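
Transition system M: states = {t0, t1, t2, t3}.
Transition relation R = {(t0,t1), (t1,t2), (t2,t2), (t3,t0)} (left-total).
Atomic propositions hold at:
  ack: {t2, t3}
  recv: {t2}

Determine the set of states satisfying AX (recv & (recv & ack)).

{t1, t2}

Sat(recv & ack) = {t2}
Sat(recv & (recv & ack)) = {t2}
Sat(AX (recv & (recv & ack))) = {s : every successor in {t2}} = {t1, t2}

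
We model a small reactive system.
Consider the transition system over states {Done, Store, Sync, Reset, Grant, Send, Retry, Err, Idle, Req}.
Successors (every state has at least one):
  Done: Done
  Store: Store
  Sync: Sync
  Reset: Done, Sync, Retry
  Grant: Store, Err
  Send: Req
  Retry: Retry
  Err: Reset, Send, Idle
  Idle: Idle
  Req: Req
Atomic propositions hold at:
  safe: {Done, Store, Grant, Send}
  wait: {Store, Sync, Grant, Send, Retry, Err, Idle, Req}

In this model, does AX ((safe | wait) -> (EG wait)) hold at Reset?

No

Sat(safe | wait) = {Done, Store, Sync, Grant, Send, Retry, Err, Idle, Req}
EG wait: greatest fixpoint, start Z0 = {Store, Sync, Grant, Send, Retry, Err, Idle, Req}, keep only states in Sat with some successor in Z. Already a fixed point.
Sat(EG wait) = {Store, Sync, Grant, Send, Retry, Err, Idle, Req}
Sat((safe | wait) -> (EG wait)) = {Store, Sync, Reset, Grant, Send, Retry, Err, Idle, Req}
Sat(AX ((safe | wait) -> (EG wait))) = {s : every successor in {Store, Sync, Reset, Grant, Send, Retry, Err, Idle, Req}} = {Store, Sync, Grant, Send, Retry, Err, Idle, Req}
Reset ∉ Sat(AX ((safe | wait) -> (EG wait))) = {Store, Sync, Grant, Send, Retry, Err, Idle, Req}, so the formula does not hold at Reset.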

# # #

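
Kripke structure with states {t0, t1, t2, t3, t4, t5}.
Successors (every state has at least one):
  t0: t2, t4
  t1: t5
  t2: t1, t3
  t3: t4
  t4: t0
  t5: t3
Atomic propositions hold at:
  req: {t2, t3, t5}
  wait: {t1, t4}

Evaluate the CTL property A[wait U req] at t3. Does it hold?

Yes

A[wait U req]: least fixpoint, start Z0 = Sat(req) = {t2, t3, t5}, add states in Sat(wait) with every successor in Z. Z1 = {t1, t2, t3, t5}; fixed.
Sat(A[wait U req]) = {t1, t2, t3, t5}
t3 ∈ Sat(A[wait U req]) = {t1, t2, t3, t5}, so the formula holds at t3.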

# # #

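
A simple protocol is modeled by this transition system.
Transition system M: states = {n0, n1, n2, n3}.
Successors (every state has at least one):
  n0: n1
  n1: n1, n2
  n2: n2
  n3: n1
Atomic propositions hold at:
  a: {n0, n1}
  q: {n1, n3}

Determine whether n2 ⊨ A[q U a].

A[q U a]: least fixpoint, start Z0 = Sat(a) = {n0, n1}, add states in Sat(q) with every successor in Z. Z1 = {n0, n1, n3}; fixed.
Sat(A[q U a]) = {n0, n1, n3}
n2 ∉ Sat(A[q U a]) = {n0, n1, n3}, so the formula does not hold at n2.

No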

# # #

• _EXERCISE DESCRIPTION_
The answer should be all lines from the entries above that hold the word "system".

• _OUTPUT BELOW_
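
Transition system M: states = {t0, t1, t2, t3}.
We model a small reactive system.
Consider the transition system over states {Done, Store, Sync, Reset, Grant, Send, Retry, Err, Idle, Req}.
A simple protocol is modeled by this transition system.
Transition system M: states = {n0, n1, n2, n3}.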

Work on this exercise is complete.